Your answer should be the line containing "A's planner proposes" and each line after it through the end of the data below, repeated exactly.

[Dataset records]
━━━━━━━━━━
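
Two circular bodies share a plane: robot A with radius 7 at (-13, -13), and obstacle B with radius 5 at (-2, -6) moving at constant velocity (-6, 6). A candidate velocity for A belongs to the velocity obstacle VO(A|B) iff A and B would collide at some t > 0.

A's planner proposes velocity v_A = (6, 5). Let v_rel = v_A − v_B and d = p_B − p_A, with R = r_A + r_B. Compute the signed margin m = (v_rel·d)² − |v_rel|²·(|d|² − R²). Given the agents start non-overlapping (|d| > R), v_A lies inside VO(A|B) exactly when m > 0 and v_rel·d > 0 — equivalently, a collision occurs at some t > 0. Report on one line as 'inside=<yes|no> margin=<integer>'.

d = (11, 7),  |d|² = 170;  R = 7+5 = 12,  c = 170−12² = 26
v_rel = (12, -1),  |v_rel|² = 145;  v_rel·d = (12)·(11) + (-1)·(7) = 125
145·t² − 250·t + 26 = 0  ⇒  m = 125² − 145·26 = 11855
m = 11855 > 0,  v_rel·d = 125 > 0  ⇒  inside

inside=yes margin=11855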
━━━━━━━━━━
SOLUTION:
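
A's planner proposes velocity v_A = (6, 5). Let v_rel = v_A − v_B and d = p_B − p_A, with R = r_A + r_B. Compute the signed margin m = (v_rel·d)² − |v_rel|²·(|d|² − R²). Given the agents start non-overlapping (|d| > R), v_A lies inside VO(A|B) exactly when m > 0 and v_rel·d > 0 — equivalently, a collision occurs at some t > 0. Report on one line as 'inside=<yes|no> margin=<integer>'.

d = (11, 7),  |d|² = 170;  R = 7+5 = 12,  c = 170−12² = 26
v_rel = (12, -1),  |v_rel|² = 145;  v_rel·d = (12)·(11) + (-1)·(7) = 125
145·t² − 250·t + 26 = 0  ⇒  m = 125² − 145·26 = 11855
m = 11855 > 0,  v_rel·d = 125 > 0  ⇒  inside

inside=yes margin=11855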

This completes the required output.